| Task |
Let the line containing "Answer the following" serve as the first line of the answer and the final line of the entries as its last, with every line between copied exactly.

[Stored entries]
#####

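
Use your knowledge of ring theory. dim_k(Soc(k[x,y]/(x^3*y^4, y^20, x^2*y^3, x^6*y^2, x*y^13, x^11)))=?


Socle = ann(m) = span of standard monomials u with x*u, y*u in I (staircase corners).
Redundant generators: x^3*y^4
Minimal generators: x^11, x^6*y^2, x^2*y^3, x*y^13, y^20
Corners: y^19, xy^12, x^5y^2, x^10y
Socle dim=4


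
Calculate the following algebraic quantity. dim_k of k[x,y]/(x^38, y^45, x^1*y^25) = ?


k[x,y]/I, I = (x^38, y^45, x^1*y^25)
Rect: 38x45=1710. Corner: (38-1)x(45-25)=740.
dim = 1710-740 = 970


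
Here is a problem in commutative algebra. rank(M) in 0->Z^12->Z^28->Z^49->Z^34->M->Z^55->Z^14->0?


Alt sum=0:
(-1)^0*12 + (-1)^1*28 + (-1)^2*49 + (-1)^3*34 + (-1)^4*? + (-1)^5*55 + (-1)^6*14=0
rank(M)=42


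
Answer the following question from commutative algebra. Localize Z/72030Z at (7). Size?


7-primary part: 72030=7^4*30
Size=7^4=2401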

#####

| Response to the task |
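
Answer the following question from commutative algebra. Localize Z/72030Z at (7). Size?


7-primary part: 72030=7^4*30
Size=7^4=2401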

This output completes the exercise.